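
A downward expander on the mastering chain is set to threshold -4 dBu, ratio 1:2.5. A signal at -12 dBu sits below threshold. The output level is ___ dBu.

Below threshold, a 1:2.5 expander applies gain = (2.5−1)×(T − x) of attenuation.
(2.5−1) × 8 = 12 dB, so output = -12 − 12 = -24 dBu.

-24 dBu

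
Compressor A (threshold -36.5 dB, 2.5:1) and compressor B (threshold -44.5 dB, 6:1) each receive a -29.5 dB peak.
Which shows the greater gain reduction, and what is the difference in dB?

A: GR = 7 − 7/2.5 = 4.2 dB.
B: GR = 15 − 15/6 = 12.5 dB.
B reduces 8.3 dB more.

B, by 8.3 dB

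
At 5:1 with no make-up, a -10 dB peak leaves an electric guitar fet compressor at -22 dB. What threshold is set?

Let T be the threshold. Output overshoot = (input overshoot)/R, so -22 − T = (-10 − T)/5.
5·(-22 − T) = -10 − T → 4·T = -110 − (-10) = -100.
T = -100/4 = -25 dB.

-25 dB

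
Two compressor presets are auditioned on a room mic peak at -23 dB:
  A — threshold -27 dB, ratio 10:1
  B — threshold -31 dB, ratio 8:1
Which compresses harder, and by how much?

B, by 3.4 dB

A: GR = 4 − 4/10 = 3.6 dB.
B: GR = 8 − 8/8 = 7 dB.
B applies 3.4 dB more gain reduction.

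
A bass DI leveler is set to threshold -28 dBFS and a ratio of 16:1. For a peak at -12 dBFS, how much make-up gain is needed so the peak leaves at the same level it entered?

15 dB

Without make-up, output = threshold + overshoot/16 = -28 + 1 = -27 dBFS.
Gap to target: 15 dB.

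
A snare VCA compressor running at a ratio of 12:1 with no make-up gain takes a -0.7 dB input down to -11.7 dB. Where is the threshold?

-12.7 dB

Gain reduction = -0.7 − (-11.7) = 11 dB; output overshoot = GR / (R − 1) = 11 / 11 = 1 dB.
Threshold = output − output overshoot = -11.7 − 1 = -12.7 dB.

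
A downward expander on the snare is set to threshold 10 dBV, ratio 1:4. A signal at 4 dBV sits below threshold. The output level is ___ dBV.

-14 dBV

Undershoot = 10 − 4 = 6 dB.
At 1:4, that expands to 24 dB under threshold.
Output = 10 − 24 = -14 dBV.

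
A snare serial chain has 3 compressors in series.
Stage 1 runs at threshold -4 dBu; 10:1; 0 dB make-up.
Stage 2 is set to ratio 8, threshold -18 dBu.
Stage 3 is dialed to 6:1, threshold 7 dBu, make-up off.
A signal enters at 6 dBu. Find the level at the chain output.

-16.125 dBu

Stage 1: 6 dBu is 10 dB over -4 dBu; at 10:1 that becomes 1 dB over, giving -3 dBu.
Stage 2: -3 dBu is 15 dB over -18 dBu; at 8:1 that becomes 1.875 dB over, giving -16.125 dBu.
Stage 3: -16.125 dBu ≤ 7 dBu, so stage 3 doesn't engage; output -16.125 dBu.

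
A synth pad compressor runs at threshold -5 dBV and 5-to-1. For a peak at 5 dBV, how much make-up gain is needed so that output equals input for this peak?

8 dB

Without make-up, output = threshold + overshoot/5 = -5 + 2 = -3 dBV.
Gap to target: 8 dB.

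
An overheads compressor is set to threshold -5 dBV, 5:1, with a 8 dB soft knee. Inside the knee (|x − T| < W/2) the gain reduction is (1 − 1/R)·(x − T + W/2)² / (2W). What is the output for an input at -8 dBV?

x − T + W/2 = -8 − (-5) + 4 = 1.
GR = (1 − 1/5) × 1² / 16 = 0.8 × 1 / 16 = 0.05 dB.
Output = -8 − 0.05 = -8.05 dBV.

-8.05 dBV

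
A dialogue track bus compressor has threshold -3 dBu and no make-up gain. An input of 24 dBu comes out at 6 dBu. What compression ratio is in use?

Input overshoot = 24 − (-3) = 27 dB; output overshoot = 6 − (-3) = 9 dB.
Ratio = 27 / 9 = 3.

3:1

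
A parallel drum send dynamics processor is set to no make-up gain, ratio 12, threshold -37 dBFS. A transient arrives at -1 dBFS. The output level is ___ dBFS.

-34 dBFS

-1 dBFS sits 36 dB over threshold.
At 12:1 the overshoot is divided by 12, leaving 3 dB above threshold.
Output = -37 + 3 = -34 dBFS.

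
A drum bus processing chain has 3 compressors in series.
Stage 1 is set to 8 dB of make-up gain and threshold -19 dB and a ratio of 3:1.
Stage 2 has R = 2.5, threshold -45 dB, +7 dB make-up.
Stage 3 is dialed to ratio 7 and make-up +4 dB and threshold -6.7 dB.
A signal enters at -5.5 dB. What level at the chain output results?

-18.6 dB

Stage 1: -5.5 dB is 13.5 dB over -19 dB; at 3:1 that becomes 4.5 dB over, giving -14.5 dB; +8 dB make-up → -6.5 dB.
Stage 2: -6.5 dB is 38.5 dB over -45 dB; at 2.5:1 that becomes 15.4 dB over, giving -29.6 dB; +7 dB make-up → -22.6 dB.
Stage 3: below threshold (-22.6 ≤ -6.7); passes unchanged; make-up brings it to -18.6 dB.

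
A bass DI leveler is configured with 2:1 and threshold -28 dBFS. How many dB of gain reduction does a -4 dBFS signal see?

-4 dBFS exceeds the threshold by 24 dB.
A 2:1 ratio leaves 12 dB of that excess.
GR = overshoot in − overshoot out = 24 − 12 = 12 dB.

12 dB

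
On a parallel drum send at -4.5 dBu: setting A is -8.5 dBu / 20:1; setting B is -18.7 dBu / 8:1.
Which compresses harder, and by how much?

A: GR = 4 − 4/20 = 3.8 dB.
B: GR = 14.2 − 14.2/8 = 12.425 dB.
B applies 8.625 dB more gain reduction.

B, by 8.625 dB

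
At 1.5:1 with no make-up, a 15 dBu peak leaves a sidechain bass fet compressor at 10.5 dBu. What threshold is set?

1.5 dBu

Input is 13.5 dB above T (since output overshoot × R = input overshoot: (10.5 − T)·1.5 = 15 − T gives T = 1.5 dBu).
Check: 1.5 + (15 − 1.5)/1.5 = 1.5 + 9 = 10.5 dBu. ✓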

○ ○ ○

Problem statement: There is a run of lines above from the one with "A parallel drum send dynamics" to the one with "A drum bus processing"; print exactly that run, both ends included, and nothing else.

Solution for this exercise:
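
A parallel drum send dynamics processor is set to no make-up gain, ratio 12, threshold -37 dBFS. A transient arrives at -1 dBFS. The output level is ___ dBFS.

-34 dBFS

-1 dBFS sits 36 dB over threshold.
At 12:1 the overshoot is divided by 12, leaving 3 dB above threshold.
Output = -37 + 3 = -34 dBFS.

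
A drum bus processing chain has 3 compressors in series.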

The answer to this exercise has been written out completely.